_Stored data entries_:
[Start of Attachment]

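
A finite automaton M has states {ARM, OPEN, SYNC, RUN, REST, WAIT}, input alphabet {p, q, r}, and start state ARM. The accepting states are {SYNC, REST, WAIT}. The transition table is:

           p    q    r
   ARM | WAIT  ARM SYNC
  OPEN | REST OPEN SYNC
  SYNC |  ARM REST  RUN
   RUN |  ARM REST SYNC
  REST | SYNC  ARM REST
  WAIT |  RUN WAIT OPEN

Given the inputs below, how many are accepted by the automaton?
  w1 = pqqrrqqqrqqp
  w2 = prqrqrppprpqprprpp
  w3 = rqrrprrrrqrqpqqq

2

w1: ARM → WAIT → WAIT → WAIT → OPEN → SYNC → REST → ARM → ARM → SYNC → REST → ARM → WAIT  → end WAIT, accepted
w2: ARM → WAIT → OPEN → OPEN → SYNC → REST → REST → SYNC → ARM → WAIT → OPEN → REST → ARM → WAIT → OPEN → REST → REST → SYNC → ARM  → end ARM, rejected
w3: ARM → SYNC → REST → REST → REST → SYNC → RUN → SYNC → RUN → SYNC → REST → REST → ARM → WAIT → WAIT → WAIT → WAIT  → end WAIT, accepted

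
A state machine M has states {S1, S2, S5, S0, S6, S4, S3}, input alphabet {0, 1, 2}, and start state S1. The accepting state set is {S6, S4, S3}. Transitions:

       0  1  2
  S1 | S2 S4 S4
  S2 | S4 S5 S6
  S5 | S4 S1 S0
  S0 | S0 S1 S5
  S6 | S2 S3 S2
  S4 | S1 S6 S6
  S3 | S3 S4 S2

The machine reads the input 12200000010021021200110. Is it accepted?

No

Trace: S1 -1-> S4 -2-> S6 -2-> S2 -0-> S4 -0-> S1 -0-> S2 -0-> S4 -0-> S1 -0-> S2 -1-> S5 -0-> S4 -0-> S1 -2-> S4 -1-> S6 -0-> S2 -2-> S6 -1-> S3 -2-> S2 -0-> S4 -0-> S1 -1-> S4 -1-> S6 -0-> S2
End state S2 is not accepting.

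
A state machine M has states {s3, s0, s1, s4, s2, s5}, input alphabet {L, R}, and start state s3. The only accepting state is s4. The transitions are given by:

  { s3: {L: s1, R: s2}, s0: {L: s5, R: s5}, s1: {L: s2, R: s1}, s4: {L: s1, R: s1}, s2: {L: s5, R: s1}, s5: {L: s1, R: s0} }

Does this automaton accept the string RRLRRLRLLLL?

start at s3
read 'R': s3 → s2
read 'R': s2 → s1
read 'L': s1 → s2
read 'R': s2 → s1
read 'R': s1 → s1
read 'L': s1 → s2
read 'R': s2 → s1
read 'L': s1 → s2
read 'L': s2 → s5
read 'L': s5 → s1
read 'L': s1 → s2
End state s2 is not accepting.

No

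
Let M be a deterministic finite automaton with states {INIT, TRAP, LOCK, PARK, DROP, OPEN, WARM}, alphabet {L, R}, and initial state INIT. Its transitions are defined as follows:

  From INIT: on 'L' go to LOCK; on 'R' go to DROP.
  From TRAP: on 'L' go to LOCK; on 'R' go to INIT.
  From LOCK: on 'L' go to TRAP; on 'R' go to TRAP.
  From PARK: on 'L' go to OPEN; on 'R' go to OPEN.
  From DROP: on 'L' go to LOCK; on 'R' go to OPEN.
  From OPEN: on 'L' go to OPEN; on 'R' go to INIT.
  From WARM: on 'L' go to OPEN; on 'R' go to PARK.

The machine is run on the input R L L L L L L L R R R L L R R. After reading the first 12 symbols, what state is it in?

LOCK

Trace: INIT -R-> DROP -L-> LOCK -L-> TRAP -L-> LOCK -L-> TRAP -L-> LOCK -L-> TRAP -L-> LOCK -R-> TRAP -R-> INIT -R-> DROP -L-> LOCK
After 12 symbols: LOCK.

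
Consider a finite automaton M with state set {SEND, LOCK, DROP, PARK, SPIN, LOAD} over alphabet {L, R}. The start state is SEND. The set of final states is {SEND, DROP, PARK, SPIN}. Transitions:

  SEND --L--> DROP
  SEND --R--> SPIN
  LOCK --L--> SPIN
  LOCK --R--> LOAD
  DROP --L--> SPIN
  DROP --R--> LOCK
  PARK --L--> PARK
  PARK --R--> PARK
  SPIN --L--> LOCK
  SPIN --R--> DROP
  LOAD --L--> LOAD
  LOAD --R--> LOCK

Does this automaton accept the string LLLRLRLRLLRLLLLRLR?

Trace: SEND -L-> DROP -L-> SPIN -L-> LOCK -R-> LOAD -L-> LOAD -R-> LOCK -L-> SPIN -R-> DROP -L-> SPIN -L-> LOCK -R-> LOAD -L-> LOAD -L-> LOAD -L-> LOAD -L-> LOAD -R-> LOCK -L-> SPIN -R-> DROP
End state DROP is accepting.

Yes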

[End of Attachment]

_TASK DESCRIPTION_: Every line above that holds the string "PARK" should be copied into the answer.

_EXERCISE ANSWER_:
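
Let M be a deterministic finite automaton with states {INIT, TRAP, LOCK, PARK, DROP, OPEN, WARM}, alphabet {L, R}, and initial state INIT. Its transitions are defined as follows:
  From PARK: on 'L' go to OPEN; on 'R' go to OPEN.
  From WARM: on 'L' go to OPEN; on 'R' go to PARK.
Consider a finite automaton M with state set {SEND, LOCK, DROP, PARK, SPIN, LOAD} over alphabet {L, R}. The start state is SEND. The set of final states is {SEND, DROP, PARK, SPIN}. Transitions:
  PARK --L--> PARK
  PARK --R--> PARK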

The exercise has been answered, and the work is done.